[Opening The data section]

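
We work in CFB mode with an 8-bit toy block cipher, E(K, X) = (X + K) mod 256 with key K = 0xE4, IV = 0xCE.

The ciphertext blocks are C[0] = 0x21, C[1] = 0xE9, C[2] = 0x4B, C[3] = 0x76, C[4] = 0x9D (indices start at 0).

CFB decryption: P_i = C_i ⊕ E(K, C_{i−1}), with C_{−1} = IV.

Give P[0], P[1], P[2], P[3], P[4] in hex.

P[0]: E(K, 0xCE) = 0xB2; 0x21 ⊕ 0xB2 = 0x93.
P[1]: E(K, 0x21) = 0x05; 0xE9 ⊕ 0x05 = 0xEC.
P[2]: E(K, 0xE9) = 0xCD; 0x4B ⊕ 0xCD = 0x86.
P[3]: E(K, 0x4B) = 0x2F; 0x76 ⊕ 0x2F = 0x59.
P[4]: E(K, 0x76) = 0x5A; 0x9D ⊕ 0x5A = 0xC7.

P[0] = 0x93, P[1] = 0xEC, P[2] = 0x86, P[3] = 0x59, P[4] = 0xC7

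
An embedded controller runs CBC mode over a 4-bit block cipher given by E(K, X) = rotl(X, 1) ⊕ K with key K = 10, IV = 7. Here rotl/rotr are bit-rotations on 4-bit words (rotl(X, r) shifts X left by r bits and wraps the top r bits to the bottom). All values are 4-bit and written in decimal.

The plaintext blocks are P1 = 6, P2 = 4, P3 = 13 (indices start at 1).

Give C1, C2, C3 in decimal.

CBC encryption: C_i = E(K, P_i ⊕ C_{i−1}), with C_{0} = IV.
C1: P1 ⊕ 7 = 1; E(K, 1) = 8.
C2: P2 ⊕ 8 = 12; E(K, 12) = 3.
C3: P3 ⊕ 3 = 14; E(K, 14) = 7.

C1 = 8, C2 = 3, C3 = 7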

[Closing The data section]

- [The task]:
Restate every record word for word.

- [Response to this task]:
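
We work in CFB mode with an 8-bit toy block cipher, E(K, X) = (X + K) mod 256 with key K = 0xE4, IV = 0xCE.

The ciphertext blocks are C[0] = 0x21, C[1] = 0xE9, C[2] = 0x4B, C[3] = 0x76, C[4] = 0x9D (indices start at 0).

CFB decryption: P_i = C_i ⊕ E(K, C_{i−1}), with C_{−1} = IV.

Give P[0], P[1], P[2], P[3], P[4] in hex.

P[0]: E(K, 0xCE) = 0xB2; 0x21 ⊕ 0xB2 = 0x93.
P[1]: E(K, 0x21) = 0x05; 0xE9 ⊕ 0x05 = 0xEC.
P[2]: E(K, 0xE9) = 0xCD; 0x4B ⊕ 0xCD = 0x86.
P[3]: E(K, 0x4B) = 0x2F; 0x76 ⊕ 0x2F = 0x59.
P[4]: E(K, 0x76) = 0x5A; 0x9D ⊕ 0x5A = 0xC7.

P[0] = 0x93, P[1] = 0xEC, P[2] = 0x86, P[3] = 0x59, P[4] = 0xC7

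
An embedded controller runs CBC mode over a 4-bit block cipher given by E(K, X) = rotl(X, 1) ⊕ K with key K = 10, IV = 7. Here rotl/rotr are bit-rotations on 4-bit words (rotl(X, r) shifts X left by r bits and wraps the top r bits to the bottom). All values are 4-bit and written in decimal.

The plaintext blocks are P1 = 6, P2 = 4, P3 = 13 (indices start at 1).

Give C1, C2, C3 in decimal.

CBC encryption: C_i = E(K, P_i ⊕ C_{i−1}), with C_{0} = IV.
C1: P1 ⊕ 7 = 1; E(K, 1) = 8.
C2: P2 ⊕ 8 = 12; E(K, 12) = 3.
C3: P3 ⊕ 3 = 14; E(K, 14) = 7.

C1 = 8, C2 = 3, C3 = 7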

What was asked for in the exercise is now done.